TASK BRIEF
Reproduce the data exactly as it stands.

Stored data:
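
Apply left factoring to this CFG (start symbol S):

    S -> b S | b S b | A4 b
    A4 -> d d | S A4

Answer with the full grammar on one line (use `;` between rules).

S -> A4 b | b S S'; A4 -> d d | S A4; S' -> ε | b

S has alternatives sharing prefix 'b S': factor to S → b S S' with S' → ε | b.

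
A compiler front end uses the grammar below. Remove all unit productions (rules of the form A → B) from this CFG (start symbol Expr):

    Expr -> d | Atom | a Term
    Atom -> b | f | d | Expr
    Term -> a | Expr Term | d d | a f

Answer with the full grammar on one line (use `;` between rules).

Unit pairs: Atom ⇒* {Expr}; Expr ⇒* {Atom}.
For every A with A ⇒* B via unit rules, add B's non-unit alternatives to A; then delete every rule of the form X → Y.

Expr -> b | f | d | a Term; Atom -> b | f | d | a Term; Term -> a | Expr Term | d d | a f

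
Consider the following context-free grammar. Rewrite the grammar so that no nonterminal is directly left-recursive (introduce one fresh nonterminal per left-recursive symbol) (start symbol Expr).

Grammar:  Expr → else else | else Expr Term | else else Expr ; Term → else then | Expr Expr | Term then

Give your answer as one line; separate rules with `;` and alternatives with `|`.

Directly left-recursive nonterminal: Term.
For Term: α = {then}, β = {else then, Expr Expr}. Rewrite as Term → β Term1 and Term1 → α Term1 | ε.

Expr → else else | else Expr Term | else else Expr; Term → else then Term1 | Expr Expr Term1; Term1 → then Term1 | ε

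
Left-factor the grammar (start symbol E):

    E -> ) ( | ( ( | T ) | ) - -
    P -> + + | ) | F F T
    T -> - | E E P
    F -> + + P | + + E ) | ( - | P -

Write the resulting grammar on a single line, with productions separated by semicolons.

E -> ( ( | T ) | ) E'; P -> + + | ) | F F T; T -> - | E E P; F -> ( - | P - | + + F'; E' -> ( | - -; F' -> P | E )

E has alternatives sharing prefix ')': factor to E → ) E' with E' → ( | - -.
F has alternatives sharing prefix '+ +': factor to F → + + F' with F' → P | E ).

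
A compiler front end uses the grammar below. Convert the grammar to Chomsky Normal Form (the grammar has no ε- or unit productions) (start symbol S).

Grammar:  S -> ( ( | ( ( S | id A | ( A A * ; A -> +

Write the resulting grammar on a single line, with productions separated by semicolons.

S -> X1 X1 | X1 Y1 | X2 A | X1 Y2; A -> +; X1 -> (; X2 -> id; X3 -> *; Y1 -> X1 S; Y2 -> A Y3; Y3 -> A X3

Introduce a nonterminal for each terminal appearing in a rule of length ≥ 2: X1 → (, X2 → id, X3 → *.
Binarize each right-hand side of length ≥ 3 by chaining fresh nonterminals (Y1, Y2, …): affected rules were S → X1 X1 S; S → X1 A A X3.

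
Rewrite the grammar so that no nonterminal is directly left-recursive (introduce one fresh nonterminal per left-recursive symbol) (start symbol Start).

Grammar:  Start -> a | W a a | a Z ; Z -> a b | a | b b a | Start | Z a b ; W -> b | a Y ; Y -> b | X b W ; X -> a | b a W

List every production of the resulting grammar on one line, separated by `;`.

Start -> a | W a a | a Z; Z -> a b Z1 | a Z1 | b b a Z1 | Start Z1; W -> b | a Y; Y -> b | X b W; X -> a | b a W; Z1 -> a b Z1 | ε

Directly left-recursive nonterminal: Z.
For Z: α = {a b}, β = {a b, a, b b a, Start}. Rewrite as Z → β Z1 and Z1 → α Z1 | ε.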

RESPONSE BELOW
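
Apply left factoring to this CFG (start symbol S):

    S -> b S | b S b | A4 b
    A4 -> d d | S A4

Answer with the full grammar on one line (use `;` between rules).

S -> A4 b | b S S'; A4 -> d d | S A4; S' -> ε | b

S has alternatives sharing prefix 'b S': factor to S → b S S' with S' → ε | b.

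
A compiler front end uses the grammar below. Remove all unit productions (rules of the form A → B) from this CFG (start symbol Expr):

    Expr -> d | Atom | a Term
    Atom -> b | f | d | Expr
    Term -> a | Expr Term | d d | a f

Answer with the full grammar on one line (use `;` between rules).

Unit pairs: Atom ⇒* {Expr}; Expr ⇒* {Atom}.
For every A with A ⇒* B via unit rules, add B's non-unit alternatives to A; then delete every rule of the form X → Y.

Expr -> b | f | d | a Term; Atom -> b | f | d | a Term; Term -> a | Expr Term | d d | a f

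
Consider the following context-free grammar. Rewrite the grammar so that no nonterminal is directly left-recursive (introduce one fresh nonterminal per left-recursive symbol) (start symbol Expr).

Grammar:  Expr → else else | else Expr Term | else else Expr ; Term → else then | Expr Expr | Term then

Give your answer as one line; separate rules with `;` and alternatives with `|`.

Directly left-recursive nonterminal: Term.
For Term: α = {then}, β = {else then, Expr Expr}. Rewrite as Term → β Term1 and Term1 → α Term1 | ε.

Expr → else else | else Expr Term | else else Expr; Term → else then Term1 | Expr Expr Term1; Term1 → then Term1 | ε

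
Left-factor the grammar (start symbol E):

    E -> ) ( | ( ( | T ) | ) - -
    P -> + + | ) | F F T
    T -> - | E E P
    F -> + + P | + + E ) | ( - | P -

Write the resulting grammar on a single line, with productions separated by semicolons.

E -> ( ( | T ) | ) E'; P -> + + | ) | F F T; T -> - | E E P; F -> ( - | P - | + + F'; E' -> ( | - -; F' -> P | E )

E has alternatives sharing prefix ')': factor to E → ) E' with E' → ( | - -.
F has alternatives sharing prefix '+ +': factor to F → + + F' with F' → P | E ).

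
A compiler front end uses the grammar below. Convert the grammar to Chomsky Normal Form (the grammar has no ε- or unit productions) (start symbol S).

Grammar:  S -> ( ( | ( ( S | id A | ( A A * ; A -> +

Write the resulting grammar on a single line, with productions separated by semicolons.

S -> X1 X1 | X1 Y1 | X2 A | X1 Y2; A -> +; X1 -> (; X2 -> id; X3 -> *; Y1 -> X1 S; Y2 -> A Y3; Y3 -> A X3

Introduce a nonterminal for each terminal appearing in a rule of length ≥ 2: X1 → (, X2 → id, X3 → *.
Binarize each right-hand side of length ≥ 3 by chaining fresh nonterminals (Y1, Y2, …): affected rules were S → X1 X1 S; S → X1 A A X3.

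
Rewrite the grammar so that no nonterminal is directly left-recursive (introduce one fresh nonterminal per left-recursive symbol) (start symbol Start).

Grammar:  Start -> a | W a a | a Z ; Z -> a b | a | b b a | Start | Z a b ; W -> b | a Y ; Y -> b | X b W ; X -> a | b a W

List every production of the resulting grammar on one line, separated by `;`.

Start -> a | W a a | a Z; Z -> a b Z1 | a Z1 | b b a Z1 | Start Z1; W -> b | a Y; Y -> b | X b W; X -> a | b a W; Z1 -> a b Z1 | ε

Directly left-recursive nonterminal: Z.
For Z: α = {a b}, β = {a b, a, b b a, Start}. Rewrite as Z → β Z1 and Z1 → α Z1 | ε.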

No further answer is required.